═════ Data to process ═════

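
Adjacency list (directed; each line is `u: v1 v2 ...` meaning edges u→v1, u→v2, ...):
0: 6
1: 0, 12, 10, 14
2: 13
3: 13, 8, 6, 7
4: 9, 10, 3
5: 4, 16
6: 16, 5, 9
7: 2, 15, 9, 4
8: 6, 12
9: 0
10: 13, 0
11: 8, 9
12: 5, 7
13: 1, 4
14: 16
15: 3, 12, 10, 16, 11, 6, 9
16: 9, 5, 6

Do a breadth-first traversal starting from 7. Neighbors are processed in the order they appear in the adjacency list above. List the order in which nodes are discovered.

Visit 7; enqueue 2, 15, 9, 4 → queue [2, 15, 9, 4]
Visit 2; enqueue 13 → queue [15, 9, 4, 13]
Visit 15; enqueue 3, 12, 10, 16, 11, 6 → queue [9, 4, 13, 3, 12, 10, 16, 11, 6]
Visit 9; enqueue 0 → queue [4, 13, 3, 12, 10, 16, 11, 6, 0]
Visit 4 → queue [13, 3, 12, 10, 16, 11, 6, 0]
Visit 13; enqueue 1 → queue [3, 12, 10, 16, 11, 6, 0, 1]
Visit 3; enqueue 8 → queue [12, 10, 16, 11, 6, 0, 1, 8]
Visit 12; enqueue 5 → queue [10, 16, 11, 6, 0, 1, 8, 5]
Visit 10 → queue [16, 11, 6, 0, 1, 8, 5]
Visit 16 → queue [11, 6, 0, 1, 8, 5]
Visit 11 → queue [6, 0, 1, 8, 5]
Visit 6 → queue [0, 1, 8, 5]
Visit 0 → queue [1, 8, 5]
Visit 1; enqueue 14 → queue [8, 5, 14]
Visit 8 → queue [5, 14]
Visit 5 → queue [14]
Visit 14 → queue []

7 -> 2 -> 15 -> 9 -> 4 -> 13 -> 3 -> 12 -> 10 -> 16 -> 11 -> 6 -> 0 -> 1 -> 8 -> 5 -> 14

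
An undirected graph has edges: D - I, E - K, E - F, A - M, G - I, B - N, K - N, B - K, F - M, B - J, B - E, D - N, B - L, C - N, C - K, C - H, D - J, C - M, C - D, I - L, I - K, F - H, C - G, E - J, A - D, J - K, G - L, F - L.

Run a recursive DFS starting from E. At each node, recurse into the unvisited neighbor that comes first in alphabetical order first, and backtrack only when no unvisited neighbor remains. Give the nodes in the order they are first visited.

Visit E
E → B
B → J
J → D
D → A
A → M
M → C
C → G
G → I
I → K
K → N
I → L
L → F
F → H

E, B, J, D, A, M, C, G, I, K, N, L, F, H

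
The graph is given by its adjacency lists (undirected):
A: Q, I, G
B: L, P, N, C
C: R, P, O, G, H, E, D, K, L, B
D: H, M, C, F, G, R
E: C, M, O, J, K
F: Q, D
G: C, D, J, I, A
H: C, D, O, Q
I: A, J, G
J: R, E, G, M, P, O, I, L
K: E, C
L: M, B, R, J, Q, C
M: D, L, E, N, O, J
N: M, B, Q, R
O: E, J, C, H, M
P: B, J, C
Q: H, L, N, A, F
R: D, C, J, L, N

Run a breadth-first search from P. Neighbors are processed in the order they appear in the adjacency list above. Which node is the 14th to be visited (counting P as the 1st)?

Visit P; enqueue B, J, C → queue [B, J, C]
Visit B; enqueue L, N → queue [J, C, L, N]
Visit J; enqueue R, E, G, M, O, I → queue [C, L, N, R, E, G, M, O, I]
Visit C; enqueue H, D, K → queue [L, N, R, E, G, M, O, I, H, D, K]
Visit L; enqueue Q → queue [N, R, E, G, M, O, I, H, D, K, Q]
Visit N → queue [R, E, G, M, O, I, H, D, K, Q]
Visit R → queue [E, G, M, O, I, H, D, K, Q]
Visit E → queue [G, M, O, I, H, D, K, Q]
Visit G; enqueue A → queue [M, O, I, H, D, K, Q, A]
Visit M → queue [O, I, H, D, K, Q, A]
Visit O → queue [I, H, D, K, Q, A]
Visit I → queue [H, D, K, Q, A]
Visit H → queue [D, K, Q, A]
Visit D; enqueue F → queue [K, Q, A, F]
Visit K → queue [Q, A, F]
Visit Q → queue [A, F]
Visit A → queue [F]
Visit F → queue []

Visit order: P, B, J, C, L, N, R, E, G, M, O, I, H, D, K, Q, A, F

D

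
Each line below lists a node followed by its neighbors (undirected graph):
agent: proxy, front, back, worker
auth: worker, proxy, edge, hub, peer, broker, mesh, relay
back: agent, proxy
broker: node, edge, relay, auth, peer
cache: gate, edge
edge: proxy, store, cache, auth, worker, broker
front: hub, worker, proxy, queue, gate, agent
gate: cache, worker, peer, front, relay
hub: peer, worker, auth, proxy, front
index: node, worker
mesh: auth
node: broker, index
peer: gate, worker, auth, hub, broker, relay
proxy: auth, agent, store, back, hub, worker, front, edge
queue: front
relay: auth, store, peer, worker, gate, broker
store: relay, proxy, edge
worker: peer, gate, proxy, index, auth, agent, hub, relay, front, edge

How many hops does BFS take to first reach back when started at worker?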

═════

- _Assigned task_
Copy every line of the material, please, keeping it exactly the same.

- _Result for this task_
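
Adjacency list (directed; each line is `u: v1 v2 ...` meaning edges u→v1, u→v2, ...):
0: 6
1: 0, 12, 10, 14
2: 13
3: 13, 8, 6, 7
4: 9, 10, 3
5: 4, 16
6: 16, 5, 9
7: 2, 15, 9, 4
8: 6, 12
9: 0
10: 13, 0
11: 8, 9
12: 5, 7
13: 1, 4
14: 16
15: 3, 12, 10, 16, 11, 6, 9
16: 9, 5, 6

Do a breadth-first traversal starting from 7. Neighbors are processed in the order they appear in the adjacency list above. List the order in which nodes are discovered.

Visit 7; enqueue 2, 15, 9, 4 → queue [2, 15, 9, 4]
Visit 2; enqueue 13 → queue [15, 9, 4, 13]
Visit 15; enqueue 3, 12, 10, 16, 11, 6 → queue [9, 4, 13, 3, 12, 10, 16, 11, 6]
Visit 9; enqueue 0 → queue [4, 13, 3, 12, 10, 16, 11, 6, 0]
Visit 4 → queue [13, 3, 12, 10, 16, 11, 6, 0]
Visit 13; enqueue 1 → queue [3, 12, 10, 16, 11, 6, 0, 1]
Visit 3; enqueue 8 → queue [12, 10, 16, 11, 6, 0, 1, 8]
Visit 12; enqueue 5 → queue [10, 16, 11, 6, 0, 1, 8, 5]
Visit 10 → queue [16, 11, 6, 0, 1, 8, 5]
Visit 16 → queue [11, 6, 0, 1, 8, 5]
Visit 11 → queue [6, 0, 1, 8, 5]
Visit 6 → queue [0, 1, 8, 5]
Visit 0 → queue [1, 8, 5]
Visit 1; enqueue 14 → queue [8, 5, 14]
Visit 8 → queue [5, 14]
Visit 5 → queue [14]
Visit 14 → queue []

7 -> 2 -> 15 -> 9 -> 4 -> 13 -> 3 -> 12 -> 10 -> 16 -> 11 -> 6 -> 0 -> 1 -> 8 -> 5 -> 14

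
An undirected graph has edges: D - I, E - K, E - F, A - M, G - I, B - N, K - N, B - K, F - M, B - J, B - E, D - N, B - L, C - N, C - K, C - H, D - J, C - M, C - D, I - L, I - K, F - H, C - G, E - J, A - D, J - K, G - L, F - L.

Run a recursive DFS starting from E. At each node, recurse into the unvisited neighbor that comes first in alphabetical order first, and backtrack only when no unvisited neighbor remains. Give the nodes in the order they are first visited.

Visit E
E → B
B → J
J → D
D → A
A → M
M → C
C → G
G → I
I → K
K → N
I → L
L → F
F → H

E, B, J, D, A, M, C, G, I, K, N, L, F, H

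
The graph is given by its adjacency lists (undirected):
A: Q, I, G
B: L, P, N, C
C: R, P, O, G, H, E, D, K, L, B
D: H, M, C, F, G, R
E: C, M, O, J, K
F: Q, D
G: C, D, J, I, A
H: C, D, O, Q
I: A, J, G
J: R, E, G, M, P, O, I, L
K: E, C
L: M, B, R, J, Q, C
M: D, L, E, N, O, J
N: M, B, Q, R
O: E, J, C, H, M
P: B, J, C
Q: H, L, N, A, F
R: D, C, J, L, N

Run a breadth-first search from P. Neighbors are processed in the order they appear in the adjacency list above. Which node is the 14th to be visited (counting P as the 1st)?

Visit P; enqueue B, J, C → queue [B, J, C]
Visit B; enqueue L, N → queue [J, C, L, N]
Visit J; enqueue R, E, G, M, O, I → queue [C, L, N, R, E, G, M, O, I]
Visit C; enqueue H, D, K → queue [L, N, R, E, G, M, O, I, H, D, K]
Visit L; enqueue Q → queue [N, R, E, G, M, O, I, H, D, K, Q]
Visit N → queue [R, E, G, M, O, I, H, D, K, Q]
Visit R → queue [E, G, M, O, I, H, D, K, Q]
Visit E → queue [G, M, O, I, H, D, K, Q]
Visit G; enqueue A → queue [M, O, I, H, D, K, Q, A]
Visit M → queue [O, I, H, D, K, Q, A]
Visit O → queue [I, H, D, K, Q, A]
Visit I → queue [H, D, K, Q, A]
Visit H → queue [D, K, Q, A]
Visit D; enqueue F → queue [K, Q, A, F]
Visit K → queue [Q, A, F]
Visit Q → queue [A, F]
Visit A → queue [F]
Visit F → queue []

Visit order: P, B, J, C, L, N, R, E, G, M, O, I, H, D, K, Q, A, F

D

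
Each line below lists a node followed by its neighbors (undirected graph):
agent: proxy, front, back, worker
auth: worker, proxy, edge, hub, peer, broker, mesh, relay
back: agent, proxy
broker: node, edge, relay, auth, peer
cache: gate, edge
edge: proxy, store, cache, auth, worker, broker
front: hub, worker, proxy, queue, gate, agent
gate: cache, worker, peer, front, relay
hub: peer, worker, auth, proxy, front
index: node, worker
mesh: auth
node: broker, index
peer: gate, worker, auth, hub, broker, relay
proxy: auth, agent, store, back, hub, worker, front, edge
queue: front
relay: auth, store, peer, worker, gate, broker
store: relay, proxy, edge
worker: peer, gate, proxy, index, auth, agent, hub, relay, front, edge

How many hops does BFS take to first reach back when started at worker?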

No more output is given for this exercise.